-------- Stored data --------
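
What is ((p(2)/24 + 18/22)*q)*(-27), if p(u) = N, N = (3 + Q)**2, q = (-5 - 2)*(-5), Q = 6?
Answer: -348705/88 ≈ -3962.6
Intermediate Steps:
q = 35 (q = -7*(-5) = 35)
N = 81 (N = (3 + 6)**2 = 9**2 = 81)
p(u) = 81
((p(2)/24 + 18/22)*q)*(-27) = ((81/24 + 18/22)*35)*(-27) = ((81*(1/24) + 18*(1/22))*35)*(-27) = ((27/8 + 9/11)*35)*(-27) = ((369/88)*35)*(-27) = (12915/88)*(-27) = -348705/88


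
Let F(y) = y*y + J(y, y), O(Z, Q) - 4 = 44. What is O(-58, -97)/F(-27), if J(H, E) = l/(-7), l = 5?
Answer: 168/2549 ≈ 0.065908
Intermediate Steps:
J(H, E) = -5/7 (J(H, E) = 5/(-7) = 5*(-⅐) = -5/7)
O(Z, Q) = 48 (O(Z, Q) = 4 + 44 = 48)
F(y) = -5/7 + y² (F(y) = y*y - 5/7 = y² - 5/7 = -5/7 + y²)
O(-58, -97)/F(-27) = 48/(-5/7 + (-27)²) = 48/(-5/7 + 729) = 48/(5098/7) = 48*(7/5098) = 168/2549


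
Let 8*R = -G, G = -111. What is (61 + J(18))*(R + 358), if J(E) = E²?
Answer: 1145375/8 ≈ 1.4317e+5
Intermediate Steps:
R = 111/8 (R = (-1*(-111))/8 = (⅛)*111 = 111/8 ≈ 13.875)
(61 + J(18))*(R + 358) = (61 + 18²)*(111/8 + 358) = (61 + 324)*(2975/8) = 385*(2975/8) = 1145375/8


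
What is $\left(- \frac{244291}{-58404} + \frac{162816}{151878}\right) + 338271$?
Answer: $\frac{500101002467519}{1478380452} \approx 3.3828 \cdot 10^{5}$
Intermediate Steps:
$\left(- \frac{244291}{-58404} + \frac{162816}{151878}\right) + 338271 = \left(\left(-244291\right) \left(- \frac{1}{58404}\right) + 162816 \cdot \frac{1}{151878}\right) + 338271 = \left(\frac{244291}{58404} + \frac{27136}{25313}\right) + 338271 = \frac{7768589027}{1478380452} + 338271 = \frac{500101002467519}{1478380452}$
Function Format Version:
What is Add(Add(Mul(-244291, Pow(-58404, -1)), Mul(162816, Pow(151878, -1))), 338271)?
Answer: Rational(500101002467519, 1478380452) ≈ 3.3828e+5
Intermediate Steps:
Add(Add(Mul(-244291, Pow(-58404, -1)), Mul(162816, Pow(151878, -1))), 338271) = Add(Add(Mul(-244291, Rational(-1, 58404)), Mul(162816, Rational(1, 151878))), 338271) = Add(Add(Rational(244291, 58404), Rational(27136, 25313)), 338271) = Add(Rational(7768589027, 1478380452), 338271) = Rational(500101002467519, 1478380452)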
--------
• [Your instructions]: Give the data back in full, exactly as written.

• [Solution below]:
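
What is ((p(2)/24 + 18/22)*q)*(-27), if p(u) = N, N = (3 + Q)**2, q = (-5 - 2)*(-5), Q = 6?
Answer: -348705/88 ≈ -3962.6
Intermediate Steps:
q = 35 (q = -7*(-5) = 35)
N = 81 (N = (3 + 6)**2 = 9**2 = 81)
p(u) = 81
((p(2)/24 + 18/22)*q)*(-27) = ((81/24 + 18/22)*35)*(-27) = ((81*(1/24) + 18*(1/22))*35)*(-27) = ((27/8 + 9/11)*35)*(-27) = ((369/88)*35)*(-27) = (12915/88)*(-27) = -348705/88


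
Let F(y) = y*y + J(y, y), O(Z, Q) - 4 = 44. What is O(-58, -97)/F(-27), if J(H, E) = l/(-7), l = 5?
Answer: 168/2549 ≈ 0.065908
Intermediate Steps:
J(H, E) = -5/7 (J(H, E) = 5/(-7) = 5*(-⅐) = -5/7)
O(Z, Q) = 48 (O(Z, Q) = 4 + 44 = 48)
F(y) = -5/7 + y² (F(y) = y*y - 5/7 = y² - 5/7 = -5/7 + y²)
O(-58, -97)/F(-27) = 48/(-5/7 + (-27)²) = 48/(-5/7 + 729) = 48/(5098/7) = 48*(7/5098) = 168/2549


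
Let 8*R = -G, G = -111. What is (61 + J(18))*(R + 358), if J(E) = E²?
Answer: 1145375/8 ≈ 1.4317e+5
Intermediate Steps:
R = 111/8 (R = (-1*(-111))/8 = (⅛)*111 = 111/8 ≈ 13.875)
(61 + J(18))*(R + 358) = (61 + 18²)*(111/8 + 358) = (61 + 324)*(2975/8) = 385*(2975/8) = 1145375/8


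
What is $\left(- \frac{244291}{-58404} + \frac{162816}{151878}\right) + 338271$?
Answer: $\frac{500101002467519}{1478380452} \approx 3.3828 \cdot 10^{5}$
Intermediate Steps:
$\left(- \frac{244291}{-58404} + \frac{162816}{151878}\right) + 338271 = \left(\left(-244291\right) \left(- \frac{1}{58404}\right) + 162816 \cdot \frac{1}{151878}\right) + 338271 = \left(\frac{244291}{58404} + \frac{27136}{25313}\right) + 338271 = \frac{7768589027}{1478380452} + 338271 = \frac{500101002467519}{1478380452}$
Function Format Version:
What is Add(Add(Mul(-244291, Pow(-58404, -1)), Mul(162816, Pow(151878, -1))), 338271)?
Answer: Rational(500101002467519, 1478380452) ≈ 3.3828e+5
Intermediate Steps:
Add(Add(Mul(-244291, Pow(-58404, -1)), Mul(162816, Pow(151878, -1))), 338271) = Add(Add(Mul(-244291, Rational(-1, 58404)), Mul(162816, Rational(1, 151878))), 338271) = Add(Add(Rational(244291, 58404), Rational(27136, 25313)), 338271) = Add(Rational(7768589027, 1478380452), 338271) = Rational(500101002467519, 1478380452)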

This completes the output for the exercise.